About this task
Please copy out every line in the entries that includes the word "ground".

Items from a data source
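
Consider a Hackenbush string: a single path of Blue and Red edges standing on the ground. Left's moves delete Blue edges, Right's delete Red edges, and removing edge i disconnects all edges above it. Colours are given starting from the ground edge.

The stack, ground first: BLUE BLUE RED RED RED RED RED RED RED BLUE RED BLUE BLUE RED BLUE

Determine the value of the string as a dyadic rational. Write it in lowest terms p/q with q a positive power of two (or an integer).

Build v(s[:k]) for k = 1..15, string s = BLUE BLUE RED RED RED RED RED RED RED BLUE RED BLUE BLUE RED BLUE.
1 of 15 · B · max L 0 · min R +∞ so 1
2 of 15 · BB · max L 1 · min R +∞ so 2
3 of 15 · BBR · max L 1 · min R 2 so 3/2
4 of 15 · BBRR · max L 1 · min R 3/2 so 5/4
5 of 15 · BBRRR · max L 1 · min R 5/4 so 9/8
6 of 15 · BBRRRR · max L 1 · min R 9/8 so 17/16
7 of 15 · BBRRRRR · max L 1 · min R 17/16 so 33/32
8 of 15 · BBRRRRRR · max L 1 · min R 33/32 so 65/64
9 of 15 · BBRRRRRRR · max L 1 · min R 65/64 so 129/128
10 of 15 · BBRRRRRRRB · max L 129/128 · min R 65/64 so 259/256
11 of 15 · BBRRRRRRRBR · max L 129/128 · min R 259/256 so 517/512
12 of 15 · BBRRRRRRRBRB · max L 517/512 · min R 259/256 so 1035/1024
13 of 15 · BBRRRRRRRBRBB · max L 1035/1024 · min R 259/256 so 2071/2048
14 of 15 · BBRRRRRRRBRBBR · max L 1035/1024 · min R 2071/2048 so 4141/4096
15 of 15 · BBRRRRRRRBRBBRB · max L 4141/4096 · min R 2071/2048 so 8283/8192

8283/8192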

Written reply
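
Consider a Hackenbush string: a single path of Blue and Red edges standing on the ground. Left's moves delete Blue edges, Right's delete Red edges, and removing edge i disconnects all edges above it. Colours are given starting from the ground edge.
The stack, ground first: BLUE BLUE RED RED RED RED RED RED RED BLUE RED BLUE BLUE RED BLUE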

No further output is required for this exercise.